TASK
Repeat each line of the material word for word.

THE RECORDS

══════════════════════════════

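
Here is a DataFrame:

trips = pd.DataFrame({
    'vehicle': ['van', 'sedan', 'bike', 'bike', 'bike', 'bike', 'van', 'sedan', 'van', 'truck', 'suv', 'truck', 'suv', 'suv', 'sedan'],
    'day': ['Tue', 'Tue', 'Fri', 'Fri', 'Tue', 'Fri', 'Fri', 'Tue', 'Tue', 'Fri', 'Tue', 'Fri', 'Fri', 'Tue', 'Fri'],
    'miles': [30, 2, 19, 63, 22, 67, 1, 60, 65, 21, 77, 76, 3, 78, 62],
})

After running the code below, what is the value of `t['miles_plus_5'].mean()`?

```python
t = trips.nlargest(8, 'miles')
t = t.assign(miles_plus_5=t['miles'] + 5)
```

take 8 rows with largest miles:
   vehicle  day  miles
13     suv  Tue     78
10     suv  Tue     77
11   truck  Fri     76
5     bike  Fri     67
8      van  Tue     65
3     bike  Fri     63
14   sedan  Fri     62
7    sedan  Tue     60
add column miles_plus_5 = t['miles'] + 5:
   vehicle  day  miles  miles_plus_5
13     suv  Tue     78            83
10     suv  Tue     77            82
11   truck  Fri     76            81
5     bike  Fri     67            72
8      van  Tue     65            70
3     bike  Fri     63            68
14   sedan  Fri     62            67
7    sedan  Tue     60            65

73.5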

══════════════════════════════

ANSWER FOR THIS EXERCISE
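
Here is a DataFrame:

trips = pd.DataFrame({
    'vehicle': ['van', 'sedan', 'bike', 'bike', 'bike', 'bike', 'van', 'sedan', 'van', 'truck', 'suv', 'truck', 'suv', 'suv', 'sedan'],
    'day': ['Tue', 'Tue', 'Fri', 'Fri', 'Tue', 'Fri', 'Fri', 'Tue', 'Tue', 'Fri', 'Tue', 'Fri', 'Fri', 'Tue', 'Fri'],
    'miles': [30, 2, 19, 63, 22, 67, 1, 60, 65, 21, 77, 76, 3, 78, 62],
})

After running the code below, what is the value of `t['miles_plus_5'].mean()`?

```python
t = trips.nlargest(8, 'miles')
t = t.assign(miles_plus_5=t['miles'] + 5)
```

take 8 rows with largest miles:
   vehicle  day  miles
13     suv  Tue     78
10     suv  Tue     77
11   truck  Fri     76
5     bike  Fri     67
8      van  Tue     65
3     bike  Fri     63
14   sedan  Fri     62
7    sedan  Tue     60
add column miles_plus_5 = t['miles'] + 5:
   vehicle  day  miles  miles_plus_5
13     suv  Tue     78            83
10     suv  Tue     77            82
11   truck  Fri     76            81
5     bike  Fri     67            72
8      van  Tue     65            70
3     bike  Fri     63            68
14   sedan  Fri     62            67
7    sedan  Tue     60            65

73.5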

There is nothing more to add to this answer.